## WORK INSTRUCTIONS
Return the records below from the line containing "Ines has $6,725.00" onward, exactly, through and including the last line.

## DATA FOR PROCESSING
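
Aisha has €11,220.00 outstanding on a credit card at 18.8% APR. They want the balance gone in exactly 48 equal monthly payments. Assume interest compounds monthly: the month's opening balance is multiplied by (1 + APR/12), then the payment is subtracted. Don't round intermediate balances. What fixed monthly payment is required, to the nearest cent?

Monthly rate r = 18.8%/12 = 1.56667% = 0.0156667.
Level-payment amortization: P = B₀·r / (1 − (1+r)^(−n)) = 11220.00·0.0156667 / (1 − 1.01567^(−48)).
Denominator 1 − (1+r)^(−48) = 0.525820883.
P = 175.78 / 0.525820883 ≈ 334.30.

€334.30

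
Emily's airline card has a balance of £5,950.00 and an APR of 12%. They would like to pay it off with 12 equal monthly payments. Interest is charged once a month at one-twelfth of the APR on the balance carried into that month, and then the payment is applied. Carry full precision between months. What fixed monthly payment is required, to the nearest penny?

Monthly rate r = 12%/12 = 1% = 0.01.
Level-payment amortization: P = B₀·r / (1 − (1+r)^(−n)) = 5950.00·0.01 / (1 − 1.01^(−12)).
Denominator 1 − (1+r)^(−12) = 0.112550775.
P = 59.5 / 0.112550775 ≈ 528.65.

£528.65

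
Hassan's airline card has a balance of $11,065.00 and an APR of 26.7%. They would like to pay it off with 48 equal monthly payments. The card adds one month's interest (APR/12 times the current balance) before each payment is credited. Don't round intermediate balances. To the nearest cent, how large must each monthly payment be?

Monthly rate r = 26.7%/12 = 2.225% = 0.02225.
Level-payment amortization: P = B₀·r / (1 − (1+r)^(−n)) = 11065.00·0.02225 / (1 − 1.02225^(−48)).
Denominator 1 − (1+r)^(−48) = 0.652257096.
P = 246.196 / 0.652257096 ≈ 377.45.

$377.45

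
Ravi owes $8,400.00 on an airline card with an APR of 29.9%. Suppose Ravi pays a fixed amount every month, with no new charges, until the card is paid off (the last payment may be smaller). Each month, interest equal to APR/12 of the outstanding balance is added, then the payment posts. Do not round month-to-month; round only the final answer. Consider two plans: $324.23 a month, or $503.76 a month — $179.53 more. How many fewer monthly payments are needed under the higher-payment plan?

21 fewer payments

Monthly rate r = 29.9%/12 = 2.49167% = 0.0249167.
At $324.23/mo: n = ⌈−ln(1 − rB₀/P)/ln(1+r)⌉ = 43 payments (last $46.00); total interest = total paid − $8,400.00 = $5,263.66.
At $503.76/mo: 22 payments (last $412.74); total interest $2,591.70.
Payments saved = 43 − 22 = 21.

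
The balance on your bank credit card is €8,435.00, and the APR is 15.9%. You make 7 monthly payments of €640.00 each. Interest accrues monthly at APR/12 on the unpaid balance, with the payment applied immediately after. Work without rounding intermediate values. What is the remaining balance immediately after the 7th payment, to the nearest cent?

Monthly rate r = 15.9%/12 = 1.325% = 0.01325.
Each month: B ← B·(1+r) − €640.00.
Month 1: interest €111.76; balance after payment €7,906.76.
Month 2: interest €104.76; balance after payment €7,371.53.
Month 3: interest €97.67; balance after payment €6,829.20.
Month 4: interest €90.49; balance after payment €6,279.69.
Month 5: interest €83.21; balance after payment €5,722.89.
Month 6: interest €75.83; balance after payment €5,158.72.
Month 7: interest €68.35; balance after payment €4,587.08.

€4,587.08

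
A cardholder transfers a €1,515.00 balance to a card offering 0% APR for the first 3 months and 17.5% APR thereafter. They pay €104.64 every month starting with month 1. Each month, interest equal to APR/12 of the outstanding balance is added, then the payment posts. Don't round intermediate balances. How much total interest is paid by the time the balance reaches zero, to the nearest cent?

Promo months 1–3 at r₀ = 0%/12 = 0; months 4+ at r₁ = 17.5%/12 = 0.0145833.
After month 3 (no interest yet): B = €1,515.00 − 3·€104.64 = €1,201.08.
Then at r₁ with €104.64/mo: n₂ = −ln(1 − r₁·B/P)/ln(1+r₁) ≈ 12.65 → 13 more payments.
Total paid = 15·€104.64 + €68.50 = €1,638.10; interest = €1,638.10 − €1,515.00 = €123.10.

€123.10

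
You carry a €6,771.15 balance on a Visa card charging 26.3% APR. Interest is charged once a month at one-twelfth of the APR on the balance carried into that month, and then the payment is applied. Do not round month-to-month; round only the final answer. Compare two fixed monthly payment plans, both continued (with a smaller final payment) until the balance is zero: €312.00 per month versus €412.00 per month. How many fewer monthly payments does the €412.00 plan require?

9 fewer payments

Monthly rate r = 26.3%/12 = 2.19167% = 0.0219167.
At €312.00/mo: n = ⌈−ln(1 − rB₀/P)/ln(1+r)⌉ = 30 payments (last €243.31); total interest = total paid − €6,771.15 = €2,520.16.
At €412.00/mo: 21 payments (last €248.03); total interest €1,716.88.
Payments saved = 30 − 21 = 9.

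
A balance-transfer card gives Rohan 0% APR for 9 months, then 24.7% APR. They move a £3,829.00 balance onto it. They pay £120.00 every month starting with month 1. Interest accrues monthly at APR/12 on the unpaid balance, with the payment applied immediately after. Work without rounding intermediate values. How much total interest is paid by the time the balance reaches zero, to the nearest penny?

Promo months 1–9 at r₀ = 0%/12 = 0; months 10+ at r₁ = 24.7%/12 = 0.0205833.
After month 9 (no interest yet): B = £3,829.00 − 9·£120.00 = £2,749.00.
Then at r₁ with £120.00/mo: n₂ = −ln(1 − r₁·B/P)/ln(1+r₁) ≈ 31.30 → 32 more payments.
Total paid = 40·£120.00 + £36.56 = £4,836.56; interest = £4,836.56 − £3,829.00 = £1,007.56.

£1,007.56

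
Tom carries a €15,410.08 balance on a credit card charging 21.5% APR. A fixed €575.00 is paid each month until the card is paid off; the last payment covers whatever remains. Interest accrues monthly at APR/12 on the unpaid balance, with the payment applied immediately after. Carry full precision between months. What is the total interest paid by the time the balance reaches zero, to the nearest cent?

€5,775.06

Monthly rate r = 21.5%/12 = 1.79167% = 0.0179167.
Payoff takes n = ⌈−ln(1 − rB₀/P)/ln(1+r)⌉ = ⌈36.843⌉ = 37 payments; the last is €485.14.
Total paid = 36·€575.00 + €485.14 = €21,185.14.
Total interest = total paid − principal = €21,185.14 − €15,410.08 = €5,775.06.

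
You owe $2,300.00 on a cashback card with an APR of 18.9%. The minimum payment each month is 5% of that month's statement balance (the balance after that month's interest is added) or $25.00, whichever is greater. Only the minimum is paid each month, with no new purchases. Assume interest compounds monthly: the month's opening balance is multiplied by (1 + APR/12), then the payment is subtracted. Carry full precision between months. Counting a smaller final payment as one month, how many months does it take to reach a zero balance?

67 months

Monthly rate r = 18.9%/12 = 1.575% = 0.01575.
While 5% of the post-interest balance exceeds $25.00, each month B ← (B·(1+r))·(1 − 0.05), i.e. B shrinks by the factor (1+r)·0.95 = 0.96496.
This holds for months 1–44. Entering month 45 the balance is $478.84; 5% of the post-interest balance is now below $25.00, so the flat $25.00 minimum applies from here.
From month 45 a fixed $25.00 at rate r clears $478.84 in 23 more payments. Total: 44 + 23 = 67 months.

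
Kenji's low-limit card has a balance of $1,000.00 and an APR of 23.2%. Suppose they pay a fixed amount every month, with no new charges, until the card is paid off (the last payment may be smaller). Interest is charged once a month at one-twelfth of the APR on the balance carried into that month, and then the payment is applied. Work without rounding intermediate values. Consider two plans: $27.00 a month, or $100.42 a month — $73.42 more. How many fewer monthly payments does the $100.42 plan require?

54 fewer payments

Monthly rate r = 23.2%/12 = 1.93333% = 0.0193333.
At $27.00/mo: n = ⌈−ln(1 − rB₀/P)/ln(1+r)⌉ = 66 payments (last $20.19); total interest = total paid − $1,000.00 = $775.19.
At $100.42/mo: 12 payments (last $16.95); total interest $121.57.
Payments saved = 66 − 12 = 54.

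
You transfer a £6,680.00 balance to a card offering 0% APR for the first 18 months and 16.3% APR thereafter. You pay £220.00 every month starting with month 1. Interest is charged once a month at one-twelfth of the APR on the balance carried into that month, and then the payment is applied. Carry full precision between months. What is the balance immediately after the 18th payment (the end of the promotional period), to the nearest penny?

£2,720.00

Promo months 1–18 at r₀ = 0%/12 = 0; months 19+ at r₁ = 16.3%/12 = 0.0135833.
After month 18 (no interest yet): B = £6,680.00 − 18·£220.00 = £2,720.00.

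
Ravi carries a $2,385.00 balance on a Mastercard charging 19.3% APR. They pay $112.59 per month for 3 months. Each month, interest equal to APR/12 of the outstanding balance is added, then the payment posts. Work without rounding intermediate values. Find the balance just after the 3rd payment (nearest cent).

Monthly rate r = 19.3%/12 = 1.60833% = 0.0160833.
Each month: B ← B·(1+r) − $112.59.
Month 1: interest $38.36; balance after payment $2,310.77.
Month 2: interest $37.16; balance after payment $2,235.34.
Month 3: interest $35.95; balance after payment $2,158.71.

$2,158.71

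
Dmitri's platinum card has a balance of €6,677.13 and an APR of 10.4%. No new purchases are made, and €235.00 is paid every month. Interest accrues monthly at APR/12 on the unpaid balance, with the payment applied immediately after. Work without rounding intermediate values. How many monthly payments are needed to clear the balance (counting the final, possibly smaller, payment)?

Monthly rate r = 10.4%/12 = 0.866667% = 0.00866667.
Recurrence: B ← B·(1+r) − €235.00.
Month 1: interest €57.87; balance after payment €6,500.00.
Month 2: interest €56.33; balance after payment €6,321.33.
Closed form: n = −ln(1 − rB₀/P)/ln(1+r) = −ln(0.75375)/ln(1.00867) ≈ 32.760, so the balance reaches zero during payment 33.

33 payments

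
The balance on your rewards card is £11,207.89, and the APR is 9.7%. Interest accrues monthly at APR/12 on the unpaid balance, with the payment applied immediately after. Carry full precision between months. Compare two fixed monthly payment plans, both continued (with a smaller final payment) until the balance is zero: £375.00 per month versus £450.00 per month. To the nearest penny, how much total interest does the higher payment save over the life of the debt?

£315.55

Monthly rate r = 9.7%/12 = 0.808333% = 0.00808333.
At £375.00/mo: n = ⌈−ln(1 − rB₀/P)/ln(1+r)⌉ = 35 payments (last £131.03); total interest = total paid − £11,207.89 = £1,673.14.
At £450.00/mo: 28 payments (last £415.48); total interest £1,357.59.
Interest saved = £1,673.14 − £1,357.59 = £315.55.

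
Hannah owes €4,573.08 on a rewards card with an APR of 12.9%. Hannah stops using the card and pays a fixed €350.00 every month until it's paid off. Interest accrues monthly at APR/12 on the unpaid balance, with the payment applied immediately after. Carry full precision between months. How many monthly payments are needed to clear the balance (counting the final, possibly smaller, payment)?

15 months

Monthly rate r = 12.9%/12 = 1.075% = 0.01075.
Recurrence: B ← B·(1+r) − €350.00.
Month 1: interest €49.16; balance after payment €4,272.24.
Month 2: interest €45.93; balance after payment €3,968.17.
Closed form: n = −ln(1 − rB₀/P)/ln(1+r) = −ln(0.85954)/ln(1.01075) ≈ 14.155, so the balance reaches zero during payment 15.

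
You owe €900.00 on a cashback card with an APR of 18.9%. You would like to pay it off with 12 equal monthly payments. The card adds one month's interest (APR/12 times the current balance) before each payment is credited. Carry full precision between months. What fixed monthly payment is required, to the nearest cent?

Monthly rate r = 18.9%/12 = 1.575% = 0.01575.
Level-payment amortization: P = B₀·r / (1 − (1+r)^(−n)) = 900.00·0.01575 / (1 − 1.01575^(−12)).
Denominator 1 − (1+r)^(−12) = 0.170993324.
P = 14.175 / 0.170993324 ≈ 82.90.

€82.90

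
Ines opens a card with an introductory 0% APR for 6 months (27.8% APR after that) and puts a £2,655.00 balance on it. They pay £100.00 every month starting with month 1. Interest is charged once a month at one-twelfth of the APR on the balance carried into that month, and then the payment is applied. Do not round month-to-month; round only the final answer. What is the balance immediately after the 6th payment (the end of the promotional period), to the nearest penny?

£2,055.00

Promo months 1–6 at r₀ = 0%/12 = 0; months 7+ at r₁ = 27.8%/12 = 0.0231667.
After month 6 (no interest yet): B = £2,655.00 − 6·£100.00 = £2,055.00.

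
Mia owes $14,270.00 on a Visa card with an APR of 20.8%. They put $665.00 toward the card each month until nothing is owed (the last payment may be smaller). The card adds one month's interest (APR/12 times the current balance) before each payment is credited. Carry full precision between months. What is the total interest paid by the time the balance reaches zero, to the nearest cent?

Monthly rate r = 20.8%/12 = 1.73333% = 0.0173333.
Payoff takes n = ⌈−ln(1 − rB₀/P)/ln(1+r)⌉ = ⌈27.067⌉ = 28 payments; the last is $44.67.
Total paid = 27·$665.00 + $44.67 = $17,999.67.
Total interest = total paid − principal = $17,999.67 − $14,270.00 = $3,729.67.

$3,729.67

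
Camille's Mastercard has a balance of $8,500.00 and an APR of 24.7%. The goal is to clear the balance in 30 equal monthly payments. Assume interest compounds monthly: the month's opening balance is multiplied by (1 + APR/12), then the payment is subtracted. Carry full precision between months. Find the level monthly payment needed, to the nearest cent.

Monthly rate r = 24.7%/12 = 2.05833% = 0.0205833.
Level-payment amortization: P = B₀·r / (1 − (1+r)^(−n)) = 8500.00·0.0205833 / (1 − 1.02058^(−30)).
Denominator 1 − (1+r)^(−30) = 0.457317464.
P = 174.958 / 0.457317464 ≈ 382.58.

$382.58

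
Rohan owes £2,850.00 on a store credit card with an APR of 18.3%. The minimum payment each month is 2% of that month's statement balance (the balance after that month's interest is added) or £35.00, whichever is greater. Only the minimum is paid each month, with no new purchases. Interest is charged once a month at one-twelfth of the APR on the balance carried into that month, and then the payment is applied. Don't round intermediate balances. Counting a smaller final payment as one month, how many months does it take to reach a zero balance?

Monthly rate r = 18.3%/12 = 1.525% = 0.01525.
While 2% of the post-interest balance exceeds £35.00, each month B ← (B·(1+r))·(1 − 0.02), i.e. B shrinks by the factor (1+r)·0.98 = 0.99494.
This holds for months 1–100. Entering month 101 the balance is £1,716.93; 2% of the post-interest balance is now below £35.00, so the flat £35.00 minimum applies from here.
From month 101 a fixed £35.00 at rate r clears £1,716.93 in 92 more payments. Total: 100 + 92 = 192 months.

192 months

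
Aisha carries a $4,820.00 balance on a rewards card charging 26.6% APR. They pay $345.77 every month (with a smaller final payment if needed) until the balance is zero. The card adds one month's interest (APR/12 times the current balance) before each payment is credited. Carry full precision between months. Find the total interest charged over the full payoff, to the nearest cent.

$1,009.65

Monthly rate r = 26.6%/12 = 2.21667% = 0.0221667.
Payoff takes n = ⌈−ln(1 − rB₀/P)/ln(1+r)⌉ = ⌈16.859⌉ = 17 payments; the last is $297.33.
Total paid = 16·$345.77 + $297.33 = $5,829.65.
Total interest = total paid − principal = $5,829.65 − $4,820.00 = $1,009.65.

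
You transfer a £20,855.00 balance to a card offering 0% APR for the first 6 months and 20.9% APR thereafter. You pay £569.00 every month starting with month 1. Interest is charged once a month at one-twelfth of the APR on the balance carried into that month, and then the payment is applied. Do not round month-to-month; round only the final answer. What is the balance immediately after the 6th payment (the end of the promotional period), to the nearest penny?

£17,441.00

Promo months 1–6 at r₀ = 0%/12 = 0; months 7+ at r₁ = 20.9%/12 = 0.0174167.
After month 6 (no interest yet): B = £20,855.00 − 6·£569.00 = £17,441.00.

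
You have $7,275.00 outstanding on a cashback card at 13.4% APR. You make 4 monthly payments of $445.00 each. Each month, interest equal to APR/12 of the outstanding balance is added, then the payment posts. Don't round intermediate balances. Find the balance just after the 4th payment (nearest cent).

$5,795.40

Monthly rate r = 13.4%/12 = 1.11667% = 0.0111667.
Each month: B ← B·(1+r) − $445.00.
Month 1: interest $81.24; balance after payment $6,911.24.
Month 2: interest $77.18; balance after payment $6,543.41.
Month 3: interest $73.07; balance after payment $6,171.48.
Month 4: interest $68.91; balance after payment $5,795.40.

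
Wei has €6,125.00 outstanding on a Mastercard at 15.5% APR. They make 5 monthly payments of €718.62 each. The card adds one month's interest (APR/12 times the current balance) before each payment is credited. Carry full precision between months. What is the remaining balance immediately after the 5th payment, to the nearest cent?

€2,843.80

Monthly rate r = 15.5%/12 = 1.29167% = 0.0129167.
Each month: B ← B·(1+r) − €718.62.
Month 1: interest €79.11; balance after payment €5,485.49.
Month 2: interest €70.85; balance after payment €4,837.73.
Month 3: interest €62.49; balance after payment €4,181.60.
Month 4: interest €54.01; balance after payment €3,516.99.
Month 5: interest €45.43; balance after payment €2,843.80.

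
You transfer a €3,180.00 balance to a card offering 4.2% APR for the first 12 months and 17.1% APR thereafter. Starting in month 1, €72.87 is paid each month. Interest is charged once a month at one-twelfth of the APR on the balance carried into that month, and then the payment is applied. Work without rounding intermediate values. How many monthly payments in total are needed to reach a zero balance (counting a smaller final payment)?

Promo months 1–12 at r₀ = 4.2%/12 = 0.0035; months 13+ at r₁ = 17.1%/12 = 0.01425.
After month 12: iterate B ← B·(1+r₀) − €72.87 for 12 months → €2,424.69.
Then at r₁ with €72.87/mo: n₂ = −ln(1 − r₁·B/P)/ln(1+r₁) ≈ 45.43 → 46 more payments.

58 payments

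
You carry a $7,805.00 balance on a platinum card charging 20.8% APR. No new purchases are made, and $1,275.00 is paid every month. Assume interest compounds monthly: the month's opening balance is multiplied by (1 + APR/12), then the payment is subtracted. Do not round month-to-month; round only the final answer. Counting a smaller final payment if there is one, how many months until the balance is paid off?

Monthly rate r = 20.8%/12 = 1.73333% = 0.0173333.
Recurrence: B ← B·(1+r) − $1,275.00.
Month 1: interest $135.29; balance after payment $6,665.29.
Month 2: interest $115.53; balance after payment $5,505.82.
Closed form: n = −ln(1 − rB₀/P)/ln(1+r) = −ln(0.89389)/ln(1.01733) ≈ 6.527, so the balance reaches zero during payment 7.

7 months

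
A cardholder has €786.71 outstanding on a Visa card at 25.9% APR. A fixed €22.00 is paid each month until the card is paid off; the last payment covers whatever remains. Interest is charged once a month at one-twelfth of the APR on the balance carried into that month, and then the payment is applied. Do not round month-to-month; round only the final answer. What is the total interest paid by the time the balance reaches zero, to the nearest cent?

€735.62

Monthly rate r = 25.9%/12 = 2.15833% = 0.0215833.
Payoff takes n = ⌈−ln(1 − rB₀/P)/ln(1+r)⌉ = ⌈69.195⌉ = 70 payments; the last is €4.33.
Total paid = 69·€22.00 + €4.33 = €1,522.33.
Total interest = total paid − principal = €1,522.33 − €786.71 = €735.62.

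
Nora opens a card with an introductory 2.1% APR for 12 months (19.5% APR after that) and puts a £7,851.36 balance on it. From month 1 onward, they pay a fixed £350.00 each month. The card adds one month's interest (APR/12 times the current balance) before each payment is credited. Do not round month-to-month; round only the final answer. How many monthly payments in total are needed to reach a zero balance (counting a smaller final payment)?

24 payments

Promo months 1–12 at r₀ = 2.1%/12 = 0.00175; months 13+ at r₁ = 19.5%/12 = 0.01625.
After month 12: iterate B ← B·(1+r₀) − £350.00 for 12 months → £3,777.17.
Then at r₁ with £350.00/mo: n₂ = −ln(1 − r₁·B/P)/ln(1+r₁) ≈ 11.96 → 12 more payments.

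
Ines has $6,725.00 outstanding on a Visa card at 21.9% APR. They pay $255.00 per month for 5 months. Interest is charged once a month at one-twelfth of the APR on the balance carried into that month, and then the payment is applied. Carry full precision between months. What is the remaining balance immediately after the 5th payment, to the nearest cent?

Monthly rate r = 21.9%/12 = 1.825% = 0.01825.
Each month: B ← B·(1+r) − $255.00.
Month 1: interest $122.73; balance after payment $6,592.73.
Month 2: interest $120.32; balance after payment $6,458.05.
Month 3: interest $117.86; balance after payment $6,320.91.
Month 4: interest $115.36; balance after payment $6,181.26.
Month 5: interest $112.81; balance after payment $6,039.07.

$6,039.07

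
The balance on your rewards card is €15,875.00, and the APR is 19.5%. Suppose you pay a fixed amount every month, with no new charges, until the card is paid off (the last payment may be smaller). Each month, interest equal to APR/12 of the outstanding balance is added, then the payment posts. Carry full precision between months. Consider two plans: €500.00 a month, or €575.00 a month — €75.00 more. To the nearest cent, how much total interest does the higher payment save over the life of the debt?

€1,267.37

Monthly rate r = 19.5%/12 = 1.625% = 0.01625.
At €500.00/mo: n = ⌈−ln(1 − rB₀/P)/ln(1+r)⌉ = 46 payments (last €5.29); total interest = total paid − €15,875.00 = €6,630.29.
At €575.00/mo: 37 payments (last €537.92); total interest €5,362.92.
Interest saved = €6,630.29 − €5,362.92 = €1,267.37.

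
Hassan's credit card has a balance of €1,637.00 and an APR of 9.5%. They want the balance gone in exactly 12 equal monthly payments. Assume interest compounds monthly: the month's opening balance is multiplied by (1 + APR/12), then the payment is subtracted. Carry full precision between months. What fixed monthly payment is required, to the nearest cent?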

## EXERCISE ANSWER
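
Ines has $6,725.00 outstanding on a Visa card at 21.9% APR. They pay $255.00 per month for 5 months. Interest is charged once a month at one-twelfth of the APR on the balance carried into that month, and then the payment is applied. Carry full precision between months. What is the remaining balance immediately after the 5th payment, to the nearest cent?

Monthly rate r = 21.9%/12 = 1.825% = 0.01825.
Each month: B ← B·(1+r) − $255.00.
Month 1: interest $122.73; balance after payment $6,592.73.
Month 2: interest $120.32; balance after payment $6,458.05.
Month 3: interest $117.86; balance after payment $6,320.91.
Month 4: interest $115.36; balance after payment $6,181.26.
Month 5: interest $112.81; balance after payment $6,039.07.

$6,039.07

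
The balance on your rewards card is €15,875.00, and the APR is 19.5%. Suppose you pay a fixed amount every month, with no new charges, until the card is paid off (the last payment may be smaller). Each month, interest equal to APR/12 of the outstanding balance is added, then the payment posts. Carry full precision between months. Consider two plans: €500.00 a month, or €575.00 a month — €75.00 more. To the nearest cent, how much total interest does the higher payment save over the life of the debt?

€1,267.37

Monthly rate r = 19.5%/12 = 1.625% = 0.01625.
At €500.00/mo: n = ⌈−ln(1 − rB₀/P)/ln(1+r)⌉ = 46 payments (last €5.29); total interest = total paid − €15,875.00 = €6,630.29.
At €575.00/mo: 37 payments (last €537.92); total interest €5,362.92.
Interest saved = €6,630.29 − €5,362.92 = €1,267.37.

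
Hassan's credit card has a balance of €1,637.00 and an APR of 9.5%. They want the balance gone in exactly 12 equal monthly payments. Assume interest compounds monthly: the month's opening balance is multiplied by (1 + APR/12), then the payment is subtracted. Carry full precision between months. What fixed monthly payment is required, to the nearest cent?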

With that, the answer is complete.